• _WHAT NEEDS TO BE DONE_: Restate exactly, please, each line of the listing from the one with "Estimate OHT strength" to the last, including both.

• _DATA IN THIS EXERCISE_:
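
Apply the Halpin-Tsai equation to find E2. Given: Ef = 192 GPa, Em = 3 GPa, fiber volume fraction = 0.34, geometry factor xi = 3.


eta = (Ef/Em - 1)/(Ef/Em + xi) = (64.0 - 1)/(64.0 + 3) = 0.9403
E2 = Em*(1+xi*eta*Vf)/(1-eta*Vf) = 8.64 GPa

8.64 GPa


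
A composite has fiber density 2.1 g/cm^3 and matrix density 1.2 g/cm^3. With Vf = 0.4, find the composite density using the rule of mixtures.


rho_c = rho_f*Vf + rho_m*(1-Vf) = 2.1*0.4 + 1.2*0.6 = 1.56 g/cm^3

1.56 g/cm^3


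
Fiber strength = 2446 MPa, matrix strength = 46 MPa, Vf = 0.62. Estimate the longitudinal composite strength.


sigma_1 = sigma_f*Vf + sigma_m*(1-Vf) = 2446*0.62 + 46*0.38 = 1534.0 MPa

1534.0 MPa


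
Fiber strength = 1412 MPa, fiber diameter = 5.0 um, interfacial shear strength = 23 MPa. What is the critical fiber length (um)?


Lc = sigma_f * d / (2 * tau_i) = 1412 * 5.0 / (2 * 23) = 153.5 um

153.5 um


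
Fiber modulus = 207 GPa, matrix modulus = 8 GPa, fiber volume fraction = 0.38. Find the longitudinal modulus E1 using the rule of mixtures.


E1 = Ef*Vf + Em*(1-Vf) = 207*0.38 + 8*0.62 = 83.62 GPa

83.62 GPa


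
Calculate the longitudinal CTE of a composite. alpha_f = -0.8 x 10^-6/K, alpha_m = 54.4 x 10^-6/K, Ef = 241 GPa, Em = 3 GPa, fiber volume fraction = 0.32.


E1 = Ef*Vf + Em*(1-Vf) = 79.16
alpha_1 = (alpha_f*Ef*Vf + alpha_m*Em*(1-Vf))/E1 = 0.62 x 10^-6/K

0.62 x 10^-6/K


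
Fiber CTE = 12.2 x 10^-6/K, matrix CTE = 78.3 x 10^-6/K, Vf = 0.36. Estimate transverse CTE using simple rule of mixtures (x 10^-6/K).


alpha_2 = alpha_f*Vf + alpha_m*(1-Vf) = 12.2*0.36 + 78.3*0.64 = 54.5 x 10^-6/K

54.5 x 10^-6/K


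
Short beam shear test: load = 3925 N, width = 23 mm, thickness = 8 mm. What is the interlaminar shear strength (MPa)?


ILSS = 3F/(4bh) = 3*3925/(4*23*8) = 16.0 MPa

16.0 MPa


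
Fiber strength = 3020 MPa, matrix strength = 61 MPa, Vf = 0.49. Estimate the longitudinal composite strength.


sigma_1 = sigma_f*Vf + sigma_m*(1-Vf) = 3020*0.49 + 61*0.51 = 1510.9 MPa

1510.9 MPa


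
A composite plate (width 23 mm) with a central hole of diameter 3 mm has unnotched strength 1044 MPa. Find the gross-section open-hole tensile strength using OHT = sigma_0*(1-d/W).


OHT = sigma_0*(1-d/W) = 1044*(1-3/23) = 907.8 MPa

907.8 MPa


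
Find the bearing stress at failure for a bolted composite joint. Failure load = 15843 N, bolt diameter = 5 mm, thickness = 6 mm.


sigma_br = F/(d*h) = 15843/(5*6) = 528.1 MPa

528.1 MPa


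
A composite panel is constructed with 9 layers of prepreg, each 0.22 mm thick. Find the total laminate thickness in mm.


h = n * t_ply = 9 * 0.22 = 1.98 mm

1.98 mm


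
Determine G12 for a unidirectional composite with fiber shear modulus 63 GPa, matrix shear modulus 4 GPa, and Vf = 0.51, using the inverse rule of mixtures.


1/G12 = Vf/Gf + (1-Vf)/Gm = 0.51/63 + 0.49/4
G12 = 7.66 GPa

7.66 GPa


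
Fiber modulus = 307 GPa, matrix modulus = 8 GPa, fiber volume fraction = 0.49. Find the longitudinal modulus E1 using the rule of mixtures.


E1 = Ef*Vf + Em*(1-Vf) = 307*0.49 + 8*0.51 = 154.51 GPa

154.51 GPa


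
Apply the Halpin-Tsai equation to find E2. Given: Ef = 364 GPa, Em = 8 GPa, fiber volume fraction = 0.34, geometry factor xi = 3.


eta = (Ef/Em - 1)/(Ef/Em + xi) = (45.5 - 1)/(45.5 + 3) = 0.9175
E2 = Em*(1+xi*eta*Vf)/(1-eta*Vf) = 22.51 GPa

22.51 GPa


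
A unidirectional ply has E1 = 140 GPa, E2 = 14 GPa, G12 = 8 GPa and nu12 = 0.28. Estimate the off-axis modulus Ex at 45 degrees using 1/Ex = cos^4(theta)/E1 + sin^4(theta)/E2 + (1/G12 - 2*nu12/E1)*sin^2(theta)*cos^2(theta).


cos^4(45) = 0.25, sin^4(45) = 0.25, sin^2(45)*cos^2(45) = 0.25
1/G12 - 2*nu12/E1 = 1/8 - 2*0.28/140 = 0.121 GPa^-1
1/Ex = 0.25/140 + 0.25/14 + 0.121*0.25 = 0.0498929 GPa^-1
Ex = 20.04 GPa

20.04 GPa


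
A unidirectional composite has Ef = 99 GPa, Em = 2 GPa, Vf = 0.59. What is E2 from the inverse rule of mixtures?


1/E2 = Vf/Ef + (1-Vf)/Em = 0.59/99 + 0.41/2
E2 = 4.74 GPa

4.74 GPa


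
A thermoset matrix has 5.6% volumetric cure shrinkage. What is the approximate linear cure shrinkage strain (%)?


Linear shrinkage ≈ vol_shrink/3 = 5.6/3 = 1.867%

1.867%


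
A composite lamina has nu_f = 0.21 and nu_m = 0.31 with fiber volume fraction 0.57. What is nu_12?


nu_12 = nu_f*Vf + nu_m*(1-Vf) = 0.21*0.57 + 0.31*0.43 = 0.253

0.253


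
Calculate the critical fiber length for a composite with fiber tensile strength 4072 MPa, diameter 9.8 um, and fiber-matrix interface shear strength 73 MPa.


Lc = sigma_f * d / (2 * tau_i) = 4072 * 9.8 / (2 * 73) = 273.3 um

273.3 um


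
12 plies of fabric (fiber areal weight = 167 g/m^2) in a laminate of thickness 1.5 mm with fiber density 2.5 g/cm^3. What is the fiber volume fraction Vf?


Vf = n * FAW / (rho_f * h * 1000) = 12 * 167 / (2.5 * 1.5 * 1000) = 0.5344

0.5344


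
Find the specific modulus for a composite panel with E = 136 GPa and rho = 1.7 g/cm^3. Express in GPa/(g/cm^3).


Specific stiffness = E/rho = 136/1.7 = 80.0 GPa/(g/cm^3)

80.0 GPa/(g/cm^3)


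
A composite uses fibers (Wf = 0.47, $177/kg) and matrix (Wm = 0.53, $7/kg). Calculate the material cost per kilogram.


Cost = cost_f*Wf + cost_m*Wm = 177*0.47 + 7*0.53 = $86.9/kg

$86.9/kg


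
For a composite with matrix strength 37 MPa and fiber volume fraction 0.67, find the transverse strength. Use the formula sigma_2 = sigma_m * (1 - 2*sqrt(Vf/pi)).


factor = 1 - 2*sqrt(0.67/pi) = 0.0764
sigma_2 = 37 * 0.0764 = 2.83 MPa

2.83 MPa


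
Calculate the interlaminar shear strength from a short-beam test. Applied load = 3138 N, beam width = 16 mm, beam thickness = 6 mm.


ILSS = 3F/(4bh) = 3*3138/(4*16*6) = 24.52 MPa

24.52 MPa


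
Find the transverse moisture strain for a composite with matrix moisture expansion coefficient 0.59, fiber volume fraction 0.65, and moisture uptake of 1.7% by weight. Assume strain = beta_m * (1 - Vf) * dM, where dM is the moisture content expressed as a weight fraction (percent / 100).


dM = 1.7/100 = 0.017
strain = beta_m * (1-Vf) * dM = 0.59 * 0.35 * 0.017 = 0.0035105

0.0035105


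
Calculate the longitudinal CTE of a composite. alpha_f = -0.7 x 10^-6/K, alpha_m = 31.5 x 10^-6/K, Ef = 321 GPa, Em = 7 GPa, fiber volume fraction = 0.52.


E1 = Ef*Vf + Em*(1-Vf) = 170.28
alpha_1 = (alpha_f*Ef*Vf + alpha_m*Em*(1-Vf))/E1 = -0.06 x 10^-6/K

-0.06 x 10^-6/K


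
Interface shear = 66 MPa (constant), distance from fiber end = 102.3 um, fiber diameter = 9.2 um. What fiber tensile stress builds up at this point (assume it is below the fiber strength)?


Force balance: sigma_f * (pi*d^2/4) = tau * (pi*d) * x  ->  sigma_f = 4 * tau * x / d
sigma_f = 4 * 66 * 102.3 / 9.2 = 2935.6 MPa

2935.6 MPa


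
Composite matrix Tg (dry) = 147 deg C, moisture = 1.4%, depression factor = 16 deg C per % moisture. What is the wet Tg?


Tg_wet = Tg_dry - k*moisture = 147 - 16*1.4 = 124.6 deg C

124.6 deg C


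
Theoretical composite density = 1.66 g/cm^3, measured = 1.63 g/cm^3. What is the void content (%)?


Void% = (rho_theo - rho_actual)/rho_theo * 100 = (1.66 - 1.63)/1.66 * 100 = 1.81%

1.81%


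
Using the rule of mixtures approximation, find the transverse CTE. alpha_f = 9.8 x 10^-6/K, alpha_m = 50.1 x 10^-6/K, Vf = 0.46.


alpha_2 = alpha_f*Vf + alpha_m*(1-Vf) = 9.8*0.46 + 50.1*0.54 = 31.6 x 10^-6/K

31.6 x 10^-6/K


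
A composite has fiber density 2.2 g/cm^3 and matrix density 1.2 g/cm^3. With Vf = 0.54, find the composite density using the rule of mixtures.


rho_c = rho_f*Vf + rho_m*(1-Vf) = 2.2*0.54 + 1.2*0.46 = 1.74 g/cm^3

1.74 g/cm^3


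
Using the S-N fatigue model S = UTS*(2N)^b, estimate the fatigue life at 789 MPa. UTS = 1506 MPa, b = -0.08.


N = 0.5 * (S/UTS)^(1/b) = 0.5 * (789/1506)^(1/-0.08) = 1615.5471 cycles

1615.5471 cycles


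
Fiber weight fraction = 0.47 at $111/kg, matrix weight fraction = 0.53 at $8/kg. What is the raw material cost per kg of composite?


Cost = cost_f*Wf + cost_m*Wm = 111*0.47 + 8*0.53 = $56.41/kg

$56.41/kg


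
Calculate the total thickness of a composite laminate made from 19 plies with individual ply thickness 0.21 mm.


h = n * t_ply = 19 * 0.21 = 3.99 mm

3.99 mm


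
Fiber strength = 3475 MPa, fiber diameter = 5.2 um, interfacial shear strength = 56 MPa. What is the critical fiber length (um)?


Lc = sigma_f * d / (2 * tau_i) = 3475 * 5.2 / (2 * 56) = 161.3 um

161.3 um


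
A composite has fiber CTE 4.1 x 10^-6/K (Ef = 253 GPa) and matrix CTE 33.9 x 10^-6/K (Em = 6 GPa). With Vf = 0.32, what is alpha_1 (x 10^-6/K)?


E1 = Ef*Vf + Em*(1-Vf) = 85.04
alpha_1 = (alpha_f*Ef*Vf + alpha_m*Em*(1-Vf))/E1 = 5.53 x 10^-6/K

5.53 x 10^-6/K


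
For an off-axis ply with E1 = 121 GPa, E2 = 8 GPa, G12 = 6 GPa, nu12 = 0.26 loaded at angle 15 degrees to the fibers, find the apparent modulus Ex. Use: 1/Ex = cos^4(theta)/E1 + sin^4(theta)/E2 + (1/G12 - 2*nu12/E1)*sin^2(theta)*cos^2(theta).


cos^4(15) = 0.870513, sin^4(15) = 0.004487, sin^2(15)*cos^2(15) = 0.0625
1/G12 - 2*nu12/E1 = 1/6 - 2*0.26/121 = 0.162369 GPa^-1
1/Ex = 0.870513/121 + 0.004487/8 + 0.162369*0.0625 = 0.0179033 GPa^-1
Ex = 55.86 GPa

55.86 GPa


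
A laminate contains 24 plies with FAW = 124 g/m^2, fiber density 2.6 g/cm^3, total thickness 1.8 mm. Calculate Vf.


Vf = n * FAW / (rho_f * h * 1000) = 24 * 124 / (2.6 * 1.8 * 1000) = 0.6359

0.6359


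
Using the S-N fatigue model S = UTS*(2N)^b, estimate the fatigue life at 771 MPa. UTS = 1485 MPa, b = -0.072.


N = 0.5 * (S/UTS)^(1/b) = 0.5 * (771/1485)^(1/-0.072) = 4495.1981 cycles

4495.1981 cycles


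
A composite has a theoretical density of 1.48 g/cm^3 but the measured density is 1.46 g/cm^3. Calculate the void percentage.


Void% = (rho_theo - rho_actual)/rho_theo * 100 = (1.48 - 1.46)/1.48 * 100 = 1.35%

1.35%


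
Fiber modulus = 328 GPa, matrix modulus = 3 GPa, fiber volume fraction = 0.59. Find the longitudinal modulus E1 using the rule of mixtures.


E1 = Ef*Vf + Em*(1-Vf) = 328*0.59 + 3*0.41 = 194.75 GPa

194.75 GPa


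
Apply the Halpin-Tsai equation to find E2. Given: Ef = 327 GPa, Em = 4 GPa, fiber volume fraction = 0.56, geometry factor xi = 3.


eta = (Ef/Em - 1)/(Ef/Em + xi) = (81.75 - 1)/(81.75 + 3) = 0.9528
E2 = Em*(1+xi*eta*Vf)/(1-eta*Vf) = 22.3 GPa

22.3 GPa


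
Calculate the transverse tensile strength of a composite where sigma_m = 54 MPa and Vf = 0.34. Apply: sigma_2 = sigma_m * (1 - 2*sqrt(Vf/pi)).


factor = 1 - 2*sqrt(0.34/pi) = 0.342
sigma_2 = 54 * 0.342 = 18.47 MPa

18.47 MPa


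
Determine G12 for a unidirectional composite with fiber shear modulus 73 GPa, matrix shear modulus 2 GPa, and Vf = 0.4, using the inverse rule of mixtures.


1/G12 = Vf/Gf + (1-Vf)/Gm = 0.4/73 + 0.6/2
G12 = 3.27 GPa

3.27 GPa


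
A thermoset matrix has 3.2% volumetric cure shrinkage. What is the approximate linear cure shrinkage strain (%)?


Linear shrinkage ≈ vol_shrink/3 = 3.2/3 = 1.067%

1.067%


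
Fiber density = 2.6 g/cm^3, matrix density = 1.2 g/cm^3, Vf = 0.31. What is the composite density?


rho_c = rho_f*Vf + rho_m*(1-Vf) = 2.6*0.31 + 1.2*0.69 = 1.634 g/cm^3

1.634 g/cm^3


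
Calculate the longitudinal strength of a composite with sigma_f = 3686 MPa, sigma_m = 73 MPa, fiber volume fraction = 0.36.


sigma_1 = sigma_f*Vf + sigma_m*(1-Vf) = 3686*0.36 + 73*0.64 = 1373.7 MPa

1373.7 MPa


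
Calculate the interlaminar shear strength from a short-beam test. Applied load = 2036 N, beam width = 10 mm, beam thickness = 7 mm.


ILSS = 3F/(4bh) = 3*2036/(4*10*7) = 21.81 MPa

21.81 MPa


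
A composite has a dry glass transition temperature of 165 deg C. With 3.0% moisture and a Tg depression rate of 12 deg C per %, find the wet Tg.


Tg_wet = Tg_dry - k*moisture = 165 - 12*3.0 = 129.0 deg C

129.0 deg C


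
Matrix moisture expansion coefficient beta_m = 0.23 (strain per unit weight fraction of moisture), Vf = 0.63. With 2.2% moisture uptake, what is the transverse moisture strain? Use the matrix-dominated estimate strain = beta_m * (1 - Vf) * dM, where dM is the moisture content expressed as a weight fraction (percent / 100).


dM = 2.2/100 = 0.022
strain = beta_m * (1-Vf) * dM = 0.23 * 0.37 * 0.022 = 0.0018722

0.0018722


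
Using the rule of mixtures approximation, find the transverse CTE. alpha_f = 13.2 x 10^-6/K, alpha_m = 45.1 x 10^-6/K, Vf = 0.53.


alpha_2 = alpha_f*Vf + alpha_m*(1-Vf) = 13.2*0.53 + 45.1*0.47 = 28.2 x 10^-6/K

28.2 x 10^-6/K


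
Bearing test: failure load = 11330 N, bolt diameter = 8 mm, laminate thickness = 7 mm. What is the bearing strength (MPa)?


sigma_br = F/(d*h) = 11330/(8*7) = 202.3 MPa

202.3 MPa


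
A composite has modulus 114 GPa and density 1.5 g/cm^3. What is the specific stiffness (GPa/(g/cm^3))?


Specific stiffness = E/rho = 114/1.5 = 76.0 GPa/(g/cm^3)

76.0 GPa/(g/cm^3)


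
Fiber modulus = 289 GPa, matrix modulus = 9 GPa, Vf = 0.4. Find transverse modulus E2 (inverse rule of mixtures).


1/E2 = Vf/Ef + (1-Vf)/Em = 0.4/289 + 0.6/9
E2 = 14.69 GPa

14.69 GPa


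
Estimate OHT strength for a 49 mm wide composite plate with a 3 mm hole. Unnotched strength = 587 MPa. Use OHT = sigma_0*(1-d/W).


OHT = sigma_0*(1-d/W) = 587*(1-3/49) = 551.1 MPa

551.1 MPa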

• _SOLUTION TO THIS EXERCISE_:
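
Estimate OHT strength for a 49 mm wide composite plate with a 3 mm hole. Unnotched strength = 587 MPa. Use OHT = sigma_0*(1-d/W).


OHT = sigma_0*(1-d/W) = 587*(1-3/49) = 551.1 MPa

551.1 MPa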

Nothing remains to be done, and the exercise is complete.